Find the line holding "64.94.221.112/29 => 75.247.21.54" in the entries below. Give it again exactly, along with every line after it up to and including the line holding "109.44.224.0/19 via R12".

Records to use section start

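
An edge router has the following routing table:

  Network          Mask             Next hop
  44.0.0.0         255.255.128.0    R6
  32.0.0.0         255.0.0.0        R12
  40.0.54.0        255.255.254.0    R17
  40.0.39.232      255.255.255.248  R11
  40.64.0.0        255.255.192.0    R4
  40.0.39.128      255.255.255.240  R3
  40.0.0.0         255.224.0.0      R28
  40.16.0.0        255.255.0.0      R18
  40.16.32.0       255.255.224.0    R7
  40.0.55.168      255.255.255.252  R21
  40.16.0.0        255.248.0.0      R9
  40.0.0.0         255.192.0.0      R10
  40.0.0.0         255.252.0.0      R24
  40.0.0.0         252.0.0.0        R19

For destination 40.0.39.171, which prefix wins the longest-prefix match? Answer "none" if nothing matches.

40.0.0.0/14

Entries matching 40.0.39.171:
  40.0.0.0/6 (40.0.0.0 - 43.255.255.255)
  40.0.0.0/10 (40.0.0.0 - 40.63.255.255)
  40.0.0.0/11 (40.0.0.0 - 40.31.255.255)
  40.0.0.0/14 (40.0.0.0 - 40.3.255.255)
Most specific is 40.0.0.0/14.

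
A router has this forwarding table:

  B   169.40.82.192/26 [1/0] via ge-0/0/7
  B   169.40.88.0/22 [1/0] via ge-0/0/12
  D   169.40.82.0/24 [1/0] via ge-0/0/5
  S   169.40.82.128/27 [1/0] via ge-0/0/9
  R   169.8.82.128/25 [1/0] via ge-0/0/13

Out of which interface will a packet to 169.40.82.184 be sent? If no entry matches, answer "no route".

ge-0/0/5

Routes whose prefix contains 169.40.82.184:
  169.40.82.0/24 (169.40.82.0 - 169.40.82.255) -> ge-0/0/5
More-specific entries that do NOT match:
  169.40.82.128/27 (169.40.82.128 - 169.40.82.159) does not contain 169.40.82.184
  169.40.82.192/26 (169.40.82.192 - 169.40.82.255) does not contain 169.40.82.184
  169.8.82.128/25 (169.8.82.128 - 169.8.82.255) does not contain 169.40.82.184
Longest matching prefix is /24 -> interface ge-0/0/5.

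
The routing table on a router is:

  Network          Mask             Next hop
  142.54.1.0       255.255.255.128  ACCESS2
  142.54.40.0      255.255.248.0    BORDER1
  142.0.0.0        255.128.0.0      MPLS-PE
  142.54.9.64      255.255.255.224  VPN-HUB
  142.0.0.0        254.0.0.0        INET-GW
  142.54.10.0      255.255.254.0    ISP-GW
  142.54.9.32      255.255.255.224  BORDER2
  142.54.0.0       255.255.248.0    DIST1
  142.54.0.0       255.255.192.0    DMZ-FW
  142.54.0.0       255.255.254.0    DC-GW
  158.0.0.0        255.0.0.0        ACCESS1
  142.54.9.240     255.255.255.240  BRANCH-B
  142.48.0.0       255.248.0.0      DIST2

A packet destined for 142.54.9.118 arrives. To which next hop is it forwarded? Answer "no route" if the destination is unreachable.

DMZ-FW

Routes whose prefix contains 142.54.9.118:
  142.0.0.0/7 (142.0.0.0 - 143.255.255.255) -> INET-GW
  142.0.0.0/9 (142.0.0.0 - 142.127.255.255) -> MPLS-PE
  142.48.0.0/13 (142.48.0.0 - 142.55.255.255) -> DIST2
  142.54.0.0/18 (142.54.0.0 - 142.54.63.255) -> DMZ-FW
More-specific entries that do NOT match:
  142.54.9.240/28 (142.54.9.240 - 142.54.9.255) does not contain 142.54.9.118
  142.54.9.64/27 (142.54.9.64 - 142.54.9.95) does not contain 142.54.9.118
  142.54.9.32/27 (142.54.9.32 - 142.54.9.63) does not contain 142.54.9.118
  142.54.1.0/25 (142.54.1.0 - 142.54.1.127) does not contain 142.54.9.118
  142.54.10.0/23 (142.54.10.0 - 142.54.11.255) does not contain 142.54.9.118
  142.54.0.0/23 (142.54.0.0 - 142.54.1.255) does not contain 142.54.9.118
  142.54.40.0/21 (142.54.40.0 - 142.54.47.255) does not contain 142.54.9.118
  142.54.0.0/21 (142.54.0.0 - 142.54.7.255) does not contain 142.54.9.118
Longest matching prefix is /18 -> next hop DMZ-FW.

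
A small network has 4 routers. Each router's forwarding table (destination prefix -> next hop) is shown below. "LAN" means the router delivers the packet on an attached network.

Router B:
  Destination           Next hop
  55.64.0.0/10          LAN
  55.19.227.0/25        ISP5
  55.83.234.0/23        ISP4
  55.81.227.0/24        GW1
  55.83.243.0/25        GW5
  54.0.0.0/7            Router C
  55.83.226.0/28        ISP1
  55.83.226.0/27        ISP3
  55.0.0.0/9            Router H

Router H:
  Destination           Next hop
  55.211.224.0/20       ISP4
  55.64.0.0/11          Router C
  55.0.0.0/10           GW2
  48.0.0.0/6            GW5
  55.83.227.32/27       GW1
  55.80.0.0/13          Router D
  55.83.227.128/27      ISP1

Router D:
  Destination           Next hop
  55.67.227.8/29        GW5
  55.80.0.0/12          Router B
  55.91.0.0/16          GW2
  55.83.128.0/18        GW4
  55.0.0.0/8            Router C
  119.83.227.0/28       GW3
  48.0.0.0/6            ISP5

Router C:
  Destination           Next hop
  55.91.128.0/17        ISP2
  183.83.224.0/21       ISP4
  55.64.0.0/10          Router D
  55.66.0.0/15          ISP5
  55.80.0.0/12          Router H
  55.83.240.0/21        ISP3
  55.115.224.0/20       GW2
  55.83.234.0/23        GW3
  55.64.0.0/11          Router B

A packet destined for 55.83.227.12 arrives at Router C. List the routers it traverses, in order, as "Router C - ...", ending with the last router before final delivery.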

Records to use section end
Records to use section start

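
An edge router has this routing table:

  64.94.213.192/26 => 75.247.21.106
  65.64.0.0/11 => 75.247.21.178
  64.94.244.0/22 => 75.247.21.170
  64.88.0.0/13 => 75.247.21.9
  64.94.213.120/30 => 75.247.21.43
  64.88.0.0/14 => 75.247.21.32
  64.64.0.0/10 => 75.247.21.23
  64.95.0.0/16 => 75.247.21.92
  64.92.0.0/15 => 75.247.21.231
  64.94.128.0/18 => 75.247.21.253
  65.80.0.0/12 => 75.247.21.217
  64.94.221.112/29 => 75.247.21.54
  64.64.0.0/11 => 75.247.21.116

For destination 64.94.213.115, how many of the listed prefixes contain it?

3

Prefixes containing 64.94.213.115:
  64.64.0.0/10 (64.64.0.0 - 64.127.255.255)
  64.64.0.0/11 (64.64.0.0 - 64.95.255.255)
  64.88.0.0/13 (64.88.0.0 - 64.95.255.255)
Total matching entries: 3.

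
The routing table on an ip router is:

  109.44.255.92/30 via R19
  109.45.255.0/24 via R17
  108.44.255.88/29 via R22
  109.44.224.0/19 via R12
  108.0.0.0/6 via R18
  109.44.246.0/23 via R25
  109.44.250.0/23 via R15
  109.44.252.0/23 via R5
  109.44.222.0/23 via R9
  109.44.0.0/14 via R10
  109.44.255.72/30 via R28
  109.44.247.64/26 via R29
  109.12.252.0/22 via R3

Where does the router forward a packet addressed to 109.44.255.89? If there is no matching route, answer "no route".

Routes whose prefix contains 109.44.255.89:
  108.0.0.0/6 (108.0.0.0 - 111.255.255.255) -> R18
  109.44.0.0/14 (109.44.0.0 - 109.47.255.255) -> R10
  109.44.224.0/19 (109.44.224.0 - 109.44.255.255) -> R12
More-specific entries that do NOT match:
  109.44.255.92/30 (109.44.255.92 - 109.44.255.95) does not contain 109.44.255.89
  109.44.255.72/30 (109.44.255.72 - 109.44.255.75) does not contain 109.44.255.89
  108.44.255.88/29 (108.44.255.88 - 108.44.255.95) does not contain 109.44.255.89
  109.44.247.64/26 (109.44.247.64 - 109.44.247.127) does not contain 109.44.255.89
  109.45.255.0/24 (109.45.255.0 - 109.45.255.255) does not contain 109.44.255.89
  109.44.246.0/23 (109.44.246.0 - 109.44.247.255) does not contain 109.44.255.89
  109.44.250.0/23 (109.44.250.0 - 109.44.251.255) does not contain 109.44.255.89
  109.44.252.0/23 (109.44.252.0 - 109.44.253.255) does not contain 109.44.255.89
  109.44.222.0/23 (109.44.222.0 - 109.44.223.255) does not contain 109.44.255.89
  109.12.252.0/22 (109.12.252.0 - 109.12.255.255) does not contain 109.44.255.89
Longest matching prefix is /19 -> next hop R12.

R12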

Records to use section end

## Solution for this exercise
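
  64.94.221.112/29 => 75.247.21.54
  64.64.0.0/11 => 75.247.21.116

For destination 64.94.213.115, how many of the listed prefixes contain it?

3

Prefixes containing 64.94.213.115:
  64.64.0.0/10 (64.64.0.0 - 64.127.255.255)
  64.64.0.0/11 (64.64.0.0 - 64.95.255.255)
  64.88.0.0/13 (64.88.0.0 - 64.95.255.255)
Total matching entries: 3.

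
The routing table on an ip router is:

  109.44.255.92/30 via R19
  109.45.255.0/24 via R17
  108.44.255.88/29 via R22
  109.44.224.0/19 via R12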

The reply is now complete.